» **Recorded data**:
━━━━━━
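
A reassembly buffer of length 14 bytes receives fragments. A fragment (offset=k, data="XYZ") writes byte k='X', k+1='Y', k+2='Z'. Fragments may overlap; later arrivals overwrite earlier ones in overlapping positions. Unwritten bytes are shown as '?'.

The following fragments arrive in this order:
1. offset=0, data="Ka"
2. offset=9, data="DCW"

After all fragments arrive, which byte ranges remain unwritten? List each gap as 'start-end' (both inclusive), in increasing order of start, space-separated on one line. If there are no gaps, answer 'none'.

Fragment 1: offset=0 len=2
Fragment 2: offset=9 len=3
Gaps: 2-8 12-13

Answer: 2-8 12-13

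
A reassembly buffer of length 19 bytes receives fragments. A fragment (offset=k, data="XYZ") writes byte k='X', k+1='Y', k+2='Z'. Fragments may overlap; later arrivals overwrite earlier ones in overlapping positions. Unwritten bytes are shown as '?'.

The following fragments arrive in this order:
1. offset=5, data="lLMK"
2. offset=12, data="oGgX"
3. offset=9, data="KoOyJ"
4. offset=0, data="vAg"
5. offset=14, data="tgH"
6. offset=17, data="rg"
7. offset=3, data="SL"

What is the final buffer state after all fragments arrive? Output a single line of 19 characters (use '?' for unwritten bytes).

Answer: vAgSLlLMKKoOyJtgHrg

Derivation:
Fragment 1: offset=5 data="lLMK" -> buffer=?????lLMK??????????
Fragment 2: offset=12 data="oGgX" -> buffer=?????lLMK???oGgX???
Fragment 3: offset=9 data="KoOyJ" -> buffer=?????lLMKKoOyJgX???
Fragment 4: offset=0 data="vAg" -> buffer=vAg??lLMKKoOyJgX???
Fragment 5: offset=14 data="tgH" -> buffer=vAg??lLMKKoOyJtgH??
Fragment 6: offset=17 data="rg" -> buffer=vAg??lLMKKoOyJtgHrg
Fragment 7: offset=3 data="SL" -> buffer=vAgSLlLMKKoOyJtgHrg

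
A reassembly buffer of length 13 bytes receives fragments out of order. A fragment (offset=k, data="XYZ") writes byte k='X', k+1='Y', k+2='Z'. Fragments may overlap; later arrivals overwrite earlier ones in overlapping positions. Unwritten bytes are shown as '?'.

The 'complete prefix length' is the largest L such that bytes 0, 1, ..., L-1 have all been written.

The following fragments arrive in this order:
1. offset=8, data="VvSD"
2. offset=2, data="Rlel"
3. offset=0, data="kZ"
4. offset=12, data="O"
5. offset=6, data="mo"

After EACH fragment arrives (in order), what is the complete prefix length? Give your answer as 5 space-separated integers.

Answer: 0 0 6 6 13

Derivation:
Fragment 1: offset=8 data="VvSD" -> buffer=????????VvSD? -> prefix_len=0
Fragment 2: offset=2 data="Rlel" -> buffer=??Rlel??VvSD? -> prefix_len=0
Fragment 3: offset=0 data="kZ" -> buffer=kZRlel??VvSD? -> prefix_len=6
Fragment 4: offset=12 data="O" -> buffer=kZRlel??VvSDO -> prefix_len=6
Fragment 5: offset=6 data="mo" -> buffer=kZRlelmoVvSDO -> prefix_len=13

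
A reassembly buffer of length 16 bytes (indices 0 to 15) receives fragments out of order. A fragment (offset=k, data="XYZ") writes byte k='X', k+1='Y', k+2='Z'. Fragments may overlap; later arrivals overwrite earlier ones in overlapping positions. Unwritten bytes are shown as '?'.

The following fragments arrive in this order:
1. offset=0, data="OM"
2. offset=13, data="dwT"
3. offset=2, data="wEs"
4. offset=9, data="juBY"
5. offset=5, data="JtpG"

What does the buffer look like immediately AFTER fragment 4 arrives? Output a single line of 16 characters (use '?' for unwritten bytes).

Fragment 1: offset=0 data="OM" -> buffer=OM??????????????
Fragment 2: offset=13 data="dwT" -> buffer=OM???????????dwT
Fragment 3: offset=2 data="wEs" -> buffer=OMwEs????????dwT
Fragment 4: offset=9 data="juBY" -> buffer=OMwEs????juBYdwT

Answer: OMwEs????juBYdwT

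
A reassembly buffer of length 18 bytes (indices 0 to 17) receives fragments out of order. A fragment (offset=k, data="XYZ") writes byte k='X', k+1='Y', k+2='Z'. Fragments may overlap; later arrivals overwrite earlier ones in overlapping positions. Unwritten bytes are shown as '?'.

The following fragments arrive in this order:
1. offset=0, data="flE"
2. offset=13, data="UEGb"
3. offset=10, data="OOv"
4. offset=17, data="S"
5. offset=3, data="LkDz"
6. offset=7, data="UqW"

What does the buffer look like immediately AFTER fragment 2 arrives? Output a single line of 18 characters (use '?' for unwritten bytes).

Fragment 1: offset=0 data="flE" -> buffer=flE???????????????
Fragment 2: offset=13 data="UEGb" -> buffer=flE??????????UEGb?

Answer: flE??????????UEGb?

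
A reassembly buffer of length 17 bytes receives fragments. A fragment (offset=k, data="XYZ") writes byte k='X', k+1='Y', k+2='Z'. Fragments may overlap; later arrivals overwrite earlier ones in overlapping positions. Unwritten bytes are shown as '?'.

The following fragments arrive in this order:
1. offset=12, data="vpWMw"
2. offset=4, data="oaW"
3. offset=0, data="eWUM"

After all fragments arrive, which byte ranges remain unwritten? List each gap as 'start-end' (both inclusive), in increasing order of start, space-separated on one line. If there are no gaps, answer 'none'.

Fragment 1: offset=12 len=5
Fragment 2: offset=4 len=3
Fragment 3: offset=0 len=4
Gaps: 7-11

Answer: 7-11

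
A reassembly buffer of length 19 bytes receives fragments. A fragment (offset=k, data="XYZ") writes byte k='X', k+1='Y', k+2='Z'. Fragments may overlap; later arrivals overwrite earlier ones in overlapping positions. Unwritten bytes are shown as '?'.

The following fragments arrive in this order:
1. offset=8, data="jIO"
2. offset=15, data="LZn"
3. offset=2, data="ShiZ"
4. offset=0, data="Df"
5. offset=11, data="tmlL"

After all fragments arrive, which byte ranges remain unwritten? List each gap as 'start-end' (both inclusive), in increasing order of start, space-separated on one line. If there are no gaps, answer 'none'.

Answer: 6-7 18-18

Derivation:
Fragment 1: offset=8 len=3
Fragment 2: offset=15 len=3
Fragment 3: offset=2 len=4
Fragment 4: offset=0 len=2
Fragment 5: offset=11 len=4
Gaps: 6-7 18-18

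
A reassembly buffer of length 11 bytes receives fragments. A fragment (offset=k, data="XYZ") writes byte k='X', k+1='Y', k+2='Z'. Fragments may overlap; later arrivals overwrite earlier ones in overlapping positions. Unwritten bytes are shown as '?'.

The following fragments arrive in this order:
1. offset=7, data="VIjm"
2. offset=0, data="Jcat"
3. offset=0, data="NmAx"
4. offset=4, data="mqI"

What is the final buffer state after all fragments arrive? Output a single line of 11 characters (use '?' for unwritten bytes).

Answer: NmAxmqIVIjm

Derivation:
Fragment 1: offset=7 data="VIjm" -> buffer=???????VIjm
Fragment 2: offset=0 data="Jcat" -> buffer=Jcat???VIjm
Fragment 3: offset=0 data="NmAx" -> buffer=NmAx???VIjm
Fragment 4: offset=4 data="mqI" -> buffer=NmAxmqIVIjm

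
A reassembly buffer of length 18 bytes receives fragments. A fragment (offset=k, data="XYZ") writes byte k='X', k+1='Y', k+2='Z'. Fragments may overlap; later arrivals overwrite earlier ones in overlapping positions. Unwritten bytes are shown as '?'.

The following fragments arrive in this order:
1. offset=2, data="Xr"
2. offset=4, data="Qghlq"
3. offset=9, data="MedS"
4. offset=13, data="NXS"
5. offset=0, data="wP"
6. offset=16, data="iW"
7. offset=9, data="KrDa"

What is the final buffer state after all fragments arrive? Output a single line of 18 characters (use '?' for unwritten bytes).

Answer: wPXrQghlqKrDaNXSiW

Derivation:
Fragment 1: offset=2 data="Xr" -> buffer=??Xr??????????????
Fragment 2: offset=4 data="Qghlq" -> buffer=??XrQghlq?????????
Fragment 3: offset=9 data="MedS" -> buffer=??XrQghlqMedS?????
Fragment 4: offset=13 data="NXS" -> buffer=??XrQghlqMedSNXS??
Fragment 5: offset=0 data="wP" -> buffer=wPXrQghlqMedSNXS??
Fragment 6: offset=16 data="iW" -> buffer=wPXrQghlqMedSNXSiW
Fragment 7: offset=9 data="KrDa" -> buffer=wPXrQghlqKrDaNXSiW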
━━━━━━
» **Assignment**: Only a number is expected here: how many lines above contain the word "indices".

» **Task response**: 2